- _Assignment_:
Below are some records. Return exactly the lines from the one containing "1. left=26, right=32, height=8" through the one containing "12. left=4, right=16, height=11", both included, and only those.

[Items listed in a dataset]
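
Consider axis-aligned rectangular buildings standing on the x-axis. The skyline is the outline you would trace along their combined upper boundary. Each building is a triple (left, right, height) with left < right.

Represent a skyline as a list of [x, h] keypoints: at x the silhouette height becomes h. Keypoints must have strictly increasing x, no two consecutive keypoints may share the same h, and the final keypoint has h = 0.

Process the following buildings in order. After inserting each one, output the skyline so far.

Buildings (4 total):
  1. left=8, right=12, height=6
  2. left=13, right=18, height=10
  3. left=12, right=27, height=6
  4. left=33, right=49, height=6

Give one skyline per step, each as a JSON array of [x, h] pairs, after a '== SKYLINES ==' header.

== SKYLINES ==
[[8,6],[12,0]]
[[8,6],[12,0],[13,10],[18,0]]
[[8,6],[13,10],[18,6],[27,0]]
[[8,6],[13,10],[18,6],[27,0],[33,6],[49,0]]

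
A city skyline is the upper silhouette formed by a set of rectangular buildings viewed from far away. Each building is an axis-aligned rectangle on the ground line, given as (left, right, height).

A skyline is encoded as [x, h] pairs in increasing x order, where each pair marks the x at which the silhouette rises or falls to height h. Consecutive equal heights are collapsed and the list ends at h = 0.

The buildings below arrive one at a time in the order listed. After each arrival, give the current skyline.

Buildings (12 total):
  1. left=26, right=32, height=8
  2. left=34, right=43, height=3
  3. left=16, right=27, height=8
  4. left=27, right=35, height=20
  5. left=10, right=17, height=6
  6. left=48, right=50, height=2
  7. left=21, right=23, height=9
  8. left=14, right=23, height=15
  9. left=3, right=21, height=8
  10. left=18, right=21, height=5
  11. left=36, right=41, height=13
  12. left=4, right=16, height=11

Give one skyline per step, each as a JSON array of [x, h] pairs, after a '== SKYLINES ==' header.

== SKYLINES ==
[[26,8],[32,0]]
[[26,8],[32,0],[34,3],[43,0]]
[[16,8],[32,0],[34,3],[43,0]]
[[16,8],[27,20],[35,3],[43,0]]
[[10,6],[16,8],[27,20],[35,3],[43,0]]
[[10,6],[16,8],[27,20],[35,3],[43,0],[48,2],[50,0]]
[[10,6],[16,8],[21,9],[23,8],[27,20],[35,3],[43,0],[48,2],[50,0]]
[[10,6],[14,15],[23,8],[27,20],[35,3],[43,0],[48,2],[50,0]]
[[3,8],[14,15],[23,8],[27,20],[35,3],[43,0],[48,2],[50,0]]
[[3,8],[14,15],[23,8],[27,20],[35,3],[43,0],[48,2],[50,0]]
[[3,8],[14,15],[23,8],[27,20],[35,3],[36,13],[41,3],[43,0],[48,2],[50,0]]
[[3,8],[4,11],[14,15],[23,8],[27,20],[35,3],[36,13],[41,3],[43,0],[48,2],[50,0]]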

...

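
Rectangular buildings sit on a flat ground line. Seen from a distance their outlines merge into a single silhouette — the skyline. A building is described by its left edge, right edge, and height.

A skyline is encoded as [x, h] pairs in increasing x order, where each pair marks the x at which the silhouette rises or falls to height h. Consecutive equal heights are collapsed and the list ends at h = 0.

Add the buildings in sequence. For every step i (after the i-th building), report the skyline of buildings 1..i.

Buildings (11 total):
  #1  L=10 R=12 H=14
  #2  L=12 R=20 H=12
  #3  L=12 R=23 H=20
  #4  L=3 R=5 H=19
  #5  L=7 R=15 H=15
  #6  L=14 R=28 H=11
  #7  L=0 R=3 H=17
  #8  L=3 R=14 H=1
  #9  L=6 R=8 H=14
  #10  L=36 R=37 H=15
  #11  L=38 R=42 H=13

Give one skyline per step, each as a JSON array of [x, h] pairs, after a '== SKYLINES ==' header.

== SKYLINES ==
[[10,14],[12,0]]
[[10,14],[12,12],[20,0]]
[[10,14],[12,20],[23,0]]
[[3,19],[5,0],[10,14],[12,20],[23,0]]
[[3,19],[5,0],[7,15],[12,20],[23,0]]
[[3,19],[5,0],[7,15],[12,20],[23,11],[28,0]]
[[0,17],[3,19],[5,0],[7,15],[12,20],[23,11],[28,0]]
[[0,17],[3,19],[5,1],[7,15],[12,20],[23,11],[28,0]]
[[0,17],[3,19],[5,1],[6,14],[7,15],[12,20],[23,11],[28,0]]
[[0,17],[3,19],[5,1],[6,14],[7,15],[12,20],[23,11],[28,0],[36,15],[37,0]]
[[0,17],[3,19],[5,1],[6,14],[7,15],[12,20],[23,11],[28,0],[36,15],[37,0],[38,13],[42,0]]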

* * *

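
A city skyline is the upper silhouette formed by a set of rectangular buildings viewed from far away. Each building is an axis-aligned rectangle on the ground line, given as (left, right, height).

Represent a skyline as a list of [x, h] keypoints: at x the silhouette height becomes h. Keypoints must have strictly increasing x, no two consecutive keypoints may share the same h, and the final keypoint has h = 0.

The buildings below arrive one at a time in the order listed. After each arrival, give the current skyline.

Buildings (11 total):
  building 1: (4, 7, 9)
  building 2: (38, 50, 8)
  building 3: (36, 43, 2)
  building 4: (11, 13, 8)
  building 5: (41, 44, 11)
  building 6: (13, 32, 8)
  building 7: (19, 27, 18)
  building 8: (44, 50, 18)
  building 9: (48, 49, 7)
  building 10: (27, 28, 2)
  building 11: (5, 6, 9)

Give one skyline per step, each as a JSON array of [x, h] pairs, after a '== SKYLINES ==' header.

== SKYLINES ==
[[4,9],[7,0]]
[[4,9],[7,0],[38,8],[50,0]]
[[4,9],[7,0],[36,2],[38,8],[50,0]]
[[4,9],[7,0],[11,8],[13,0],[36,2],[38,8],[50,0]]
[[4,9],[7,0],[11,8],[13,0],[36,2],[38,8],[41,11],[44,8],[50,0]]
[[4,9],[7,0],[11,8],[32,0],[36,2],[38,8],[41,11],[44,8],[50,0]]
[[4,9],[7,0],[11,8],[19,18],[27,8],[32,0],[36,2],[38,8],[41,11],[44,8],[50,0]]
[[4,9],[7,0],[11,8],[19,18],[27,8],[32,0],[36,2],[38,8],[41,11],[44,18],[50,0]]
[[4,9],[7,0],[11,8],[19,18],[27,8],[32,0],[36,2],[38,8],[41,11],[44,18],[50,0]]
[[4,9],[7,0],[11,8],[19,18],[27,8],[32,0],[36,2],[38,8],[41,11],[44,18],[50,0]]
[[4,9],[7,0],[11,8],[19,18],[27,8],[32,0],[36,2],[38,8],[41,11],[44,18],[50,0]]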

- _Task output_:
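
  1. left=26, right=32, height=8
  2. left=34, right=43, height=3
  3. left=16, right=27, height=8
  4. left=27, right=35, height=20
  5. left=10, right=17, height=6
  6. left=48, right=50, height=2
  7. left=21, right=23, height=9
  8. left=14, right=23, height=15
  9. left=3, right=21, height=8
  10. left=18, right=21, height=5
  11. left=36, right=41, height=13
  12. left=4, right=16, height=11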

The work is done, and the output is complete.